**TASK STATEMENT:** To complete the exercise, write out all the data exactly.

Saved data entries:
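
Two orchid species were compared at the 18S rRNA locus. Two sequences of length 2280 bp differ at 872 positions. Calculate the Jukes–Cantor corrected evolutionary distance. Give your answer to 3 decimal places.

p = 872/2280 ≈ 0.382456.
d = −(3/4) ln(1 − 4p/3) = −0.75 ln(1 − 0.509941) = −0.75 ln(0.490059)
  = −0.75 × (-0.713229) = 0.534922 substitutions/site.

0.535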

**YOUR SOLUTION:**
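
Two orchid species were compared at the 18S rRNA locus. Two sequences of length 2280 bp differ at 872 positions. Calculate the Jukes–Cantor corrected evolutionary distance. Give your answer to 3 decimal places.

p = 872/2280 ≈ 0.382456.
d = −(3/4) ln(1 − 4p/3) = −0.75 ln(1 − 0.509941) = −0.75 ln(0.490059)
  = −0.75 × (-0.713229) = 0.534922 substitutions/site.

0.535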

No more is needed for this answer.